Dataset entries
_ _ _ _ _ _ _

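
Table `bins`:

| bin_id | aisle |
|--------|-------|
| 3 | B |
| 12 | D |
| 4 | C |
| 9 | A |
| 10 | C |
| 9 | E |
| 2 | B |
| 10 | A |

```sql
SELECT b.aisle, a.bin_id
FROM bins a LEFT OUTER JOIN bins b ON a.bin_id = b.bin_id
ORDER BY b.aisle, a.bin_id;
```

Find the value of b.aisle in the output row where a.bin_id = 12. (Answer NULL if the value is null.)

D

LEFT JOIN keeps every row from `bins a`; unmatched rows get NULL for `bins b`'s columns.
Matching on a.bin_id = b.bin_id.
- a[0] bin_id=3 → 1 match(es) in b → 1 row(s).
- a[1] bin_id=12 → 1 match(es) in b → 1 row(s).
- a[2] bin_id=4 → 1 match(es) in b → 1 row(s).
- a[3] bin_id=9 → 2 match(es) in b → 2 row(s).
- a[4] bin_id=10 → 2 match(es) in b → 2 row(s).
- a[5] bin_id=9 → 2 match(es) in b → 2 row(s).
- a[6] bin_id=2 → 1 match(es) in b → 1 row(s).
- a[7] bin_id=10 → 2 match(es) in b → 2 row(s).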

_ _ _ _ _ _ _

§ **TASK REQUIREMENTS**:
Please give all the entries above again, exactly as they stand.

§ **ANSWER TO THE EXERCISE**:
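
Table `bins`:

| bin_id | aisle |
|--------|-------|
| 3 | B |
| 12 | D |
| 4 | C |
| 9 | A |
| 10 | C |
| 9 | E |
| 2 | B |
| 10 | A |

```sql
SELECT b.aisle, a.bin_id
FROM bins a LEFT OUTER JOIN bins b ON a.bin_id = b.bin_id
ORDER BY b.aisle, a.bin_id;
```

Find the value of b.aisle in the output row where a.bin_id = 12. (Answer NULL if the value is null.)

D

LEFT JOIN keeps every row from `bins a`; unmatched rows get NULL for `bins b`'s columns.
Matching on a.bin_id = b.bin_id.
- a[0] bin_id=3 → 1 match(es) in b → 1 row(s).
- a[1] bin_id=12 → 1 match(es) in b → 1 row(s).
- a[2] bin_id=4 → 1 match(es) in b → 1 row(s).
- a[3] bin_id=9 → 2 match(es) in b → 2 row(s).
- a[4] bin_id=10 → 2 match(es) in b → 2 row(s).
- a[5] bin_id=9 → 2 match(es) in b → 2 row(s).
- a[6] bin_id=2 → 1 match(es) in b → 1 row(s).
- a[7] bin_id=10 → 2 match(es) in b → 2 row(s).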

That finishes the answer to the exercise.